Records to process Start Marker
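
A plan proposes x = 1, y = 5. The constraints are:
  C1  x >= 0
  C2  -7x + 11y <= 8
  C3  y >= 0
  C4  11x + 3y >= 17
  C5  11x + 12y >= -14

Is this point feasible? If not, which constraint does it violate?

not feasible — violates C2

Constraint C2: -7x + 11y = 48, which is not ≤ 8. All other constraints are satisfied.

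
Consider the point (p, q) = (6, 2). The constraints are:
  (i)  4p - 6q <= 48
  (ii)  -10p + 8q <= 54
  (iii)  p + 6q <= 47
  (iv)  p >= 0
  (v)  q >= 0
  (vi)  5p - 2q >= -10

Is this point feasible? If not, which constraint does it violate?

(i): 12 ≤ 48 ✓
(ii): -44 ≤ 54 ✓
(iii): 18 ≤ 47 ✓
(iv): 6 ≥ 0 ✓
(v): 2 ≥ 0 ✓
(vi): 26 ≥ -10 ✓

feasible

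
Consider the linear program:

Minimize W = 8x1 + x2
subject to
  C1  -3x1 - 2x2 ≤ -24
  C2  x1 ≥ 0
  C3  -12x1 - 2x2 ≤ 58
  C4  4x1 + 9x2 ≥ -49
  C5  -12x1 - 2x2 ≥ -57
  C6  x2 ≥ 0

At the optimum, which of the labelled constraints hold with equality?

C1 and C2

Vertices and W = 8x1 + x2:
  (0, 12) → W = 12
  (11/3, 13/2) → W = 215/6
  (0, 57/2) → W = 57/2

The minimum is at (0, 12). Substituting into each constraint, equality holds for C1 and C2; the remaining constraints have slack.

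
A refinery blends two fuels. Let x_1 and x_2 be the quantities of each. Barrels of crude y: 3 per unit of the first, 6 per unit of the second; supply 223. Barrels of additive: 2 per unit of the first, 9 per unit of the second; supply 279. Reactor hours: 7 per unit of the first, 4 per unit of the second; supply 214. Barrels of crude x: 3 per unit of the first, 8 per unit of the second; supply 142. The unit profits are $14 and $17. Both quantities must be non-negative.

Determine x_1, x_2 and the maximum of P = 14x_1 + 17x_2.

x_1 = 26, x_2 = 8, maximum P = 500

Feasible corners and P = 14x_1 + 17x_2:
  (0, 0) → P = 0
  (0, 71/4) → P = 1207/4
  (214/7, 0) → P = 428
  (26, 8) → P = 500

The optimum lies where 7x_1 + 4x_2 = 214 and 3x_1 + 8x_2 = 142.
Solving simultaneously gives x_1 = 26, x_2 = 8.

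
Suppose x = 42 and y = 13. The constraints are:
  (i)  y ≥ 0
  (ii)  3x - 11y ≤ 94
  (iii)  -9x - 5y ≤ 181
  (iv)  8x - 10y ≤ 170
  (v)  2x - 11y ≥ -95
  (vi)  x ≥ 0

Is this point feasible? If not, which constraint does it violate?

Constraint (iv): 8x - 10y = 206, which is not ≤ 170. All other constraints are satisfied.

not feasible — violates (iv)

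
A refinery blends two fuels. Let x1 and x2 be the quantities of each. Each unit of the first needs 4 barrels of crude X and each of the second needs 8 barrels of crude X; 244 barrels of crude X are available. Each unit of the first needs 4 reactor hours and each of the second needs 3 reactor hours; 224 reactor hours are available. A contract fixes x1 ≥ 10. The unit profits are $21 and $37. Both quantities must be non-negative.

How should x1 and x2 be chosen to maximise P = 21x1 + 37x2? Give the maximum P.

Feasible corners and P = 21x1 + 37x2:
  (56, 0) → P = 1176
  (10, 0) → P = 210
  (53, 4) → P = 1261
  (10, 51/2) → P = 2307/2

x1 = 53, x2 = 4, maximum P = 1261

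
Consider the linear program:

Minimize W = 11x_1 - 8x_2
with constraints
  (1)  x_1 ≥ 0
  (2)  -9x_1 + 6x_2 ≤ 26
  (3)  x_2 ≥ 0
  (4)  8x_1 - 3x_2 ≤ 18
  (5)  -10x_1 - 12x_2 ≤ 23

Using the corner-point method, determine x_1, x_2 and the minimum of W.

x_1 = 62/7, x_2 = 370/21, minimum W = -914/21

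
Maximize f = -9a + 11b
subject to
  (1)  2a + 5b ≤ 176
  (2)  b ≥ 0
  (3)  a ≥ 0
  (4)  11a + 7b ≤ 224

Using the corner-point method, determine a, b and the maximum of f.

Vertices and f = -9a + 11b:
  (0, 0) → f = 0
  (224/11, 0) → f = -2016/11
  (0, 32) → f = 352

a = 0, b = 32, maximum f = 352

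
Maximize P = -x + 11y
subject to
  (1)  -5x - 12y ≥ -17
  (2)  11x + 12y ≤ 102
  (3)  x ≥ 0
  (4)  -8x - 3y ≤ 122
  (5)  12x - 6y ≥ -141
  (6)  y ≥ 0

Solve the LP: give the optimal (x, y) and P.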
Records to process End Marker
*Work task*
Top to bottom, the records above must be output exactly.

*Result of this exercise*
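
A plan proposes x = 1, y = 5. The constraints are:
  C1  x >= 0
  C2  -7x + 11y <= 8
  C3  y >= 0
  C4  11x + 3y >= 17
  C5  11x + 12y >= -14

Is this point feasible? If not, which constraint does it violate?

not feasible — violates C2

Constraint C2: -7x + 11y = 48, which is not ≤ 8. All other constraints are satisfied.

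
Consider the point (p, q) = (6, 2). The constraints are:
  (i)  4p - 6q <= 48
  (ii)  -10p + 8q <= 54
  (iii)  p + 6q <= 47
  (iv)  p >= 0
  (v)  q >= 0
  (vi)  5p - 2q >= -10

Is this point feasible? If not, which constraint does it violate?

(i): 12 ≤ 48 ✓
(ii): -44 ≤ 54 ✓
(iii): 18 ≤ 47 ✓
(iv): 6 ≥ 0 ✓
(v): 2 ≥ 0 ✓
(vi): 26 ≥ -10 ✓

feasible

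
Consider the linear program:

Minimize W = 8x1 + x2
subject to
  C1  -3x1 - 2x2 ≤ -24
  C2  x1 ≥ 0
  C3  -12x1 - 2x2 ≤ 58
  C4  4x1 + 9x2 ≥ -49
  C5  -12x1 - 2x2 ≥ -57
  C6  x2 ≥ 0

At the optimum, which of the labelled constraints hold with equality?

C1 and C2

Vertices and W = 8x1 + x2:
  (0, 12) → W = 12
  (11/3, 13/2) → W = 215/6
  (0, 57/2) → W = 57/2

The minimum is at (0, 12). Substituting into each constraint, equality holds for C1 and C2; the remaining constraints have slack.

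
A refinery blends two fuels. Let x_1 and x_2 be the quantities of each. Barrels of crude y: 3 per unit of the first, 6 per unit of the second; supply 223. Barrels of additive: 2 per unit of the first, 9 per unit of the second; supply 279. Reactor hours: 7 per unit of the first, 4 per unit of the second; supply 214. Barrels of crude x: 3 per unit of the first, 8 per unit of the second; supply 142. The unit profits are $14 and $17. Both quantities must be non-negative.

Determine x_1, x_2 and the maximum of P = 14x_1 + 17x_2.

x_1 = 26, x_2 = 8, maximum P = 500

Feasible corners and P = 14x_1 + 17x_2:
  (0, 0) → P = 0
  (0, 71/4) → P = 1207/4
  (214/7, 0) → P = 428
  (26, 8) → P = 500

The optimum lies where 7x_1 + 4x_2 = 214 and 3x_1 + 8x_2 = 142.
Solving simultaneously gives x_1 = 26, x_2 = 8.

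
Suppose x = 42 and y = 13. The constraints are:
  (i)  y ≥ 0
  (ii)  3x - 11y ≤ 94
  (iii)  -9x - 5y ≤ 181
  (iv)  8x - 10y ≤ 170
  (v)  2x - 11y ≥ -95
  (vi)  x ≥ 0

Is this point feasible? If not, which constraint does it violate?

Constraint (iv): 8x - 10y = 206, which is not ≤ 170. All other constraints are satisfied.

not feasible — violates (iv)

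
A refinery blends two fuels. Let x1 and x2 be the quantities of each. Each unit of the first needs 4 barrels of crude X and each of the second needs 8 barrels of crude X; 244 barrels of crude X are available. Each unit of the first needs 4 reactor hours and each of the second needs 3 reactor hours; 224 reactor hours are available. A contract fixes x1 ≥ 10. The unit profits are $21 and $37. Both quantities must be non-negative.

How should x1 and x2 be chosen to maximise P = 21x1 + 37x2? Give the maximum P.

Feasible corners and P = 21x1 + 37x2:
  (56, 0) → P = 1176
  (10, 0) → P = 210
  (53, 4) → P = 1261
  (10, 51/2) → P = 2307/2

x1 = 53, x2 = 4, maximum P = 1261

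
Consider the linear program:

Minimize W = 11x_1 - 8x_2
with constraints
  (1)  x_1 ≥ 0
  (2)  -9x_1 + 6x_2 ≤ 26
  (3)  x_2 ≥ 0
  (4)  8x_1 - 3x_2 ≤ 18
  (5)  -10x_1 - 12x_2 ≤ 23

Using the corner-point method, determine x_1, x_2 and the minimum of W.

x_1 = 62/7, x_2 = 370/21, minimum W = -914/21

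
Maximize f = -9a + 11b
subject to
  (1)  2a + 5b ≤ 176
  (2)  b ≥ 0
  (3)  a ≥ 0
  (4)  11a + 7b ≤ 224

Using the corner-point method, determine a, b and the maximum of f.

Vertices and f = -9a + 11b:
  (0, 0) → f = 0
  (224/11, 0) → f = -2016/11
  (0, 32) → f = 352

a = 0, b = 32, maximum f = 352

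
Maximize P = -x + 11y
subject to
  (1)  -5x - 12y ≥ -17
  (2)  11x + 12y ≤ 102
  (3)  x ≥ 0
  (4)  -8x - 3y ≤ 122
  (5)  12x - 6y ≥ -141
  (6)  y ≥ 0

Solve the LP: give the optimal (x, y) and P.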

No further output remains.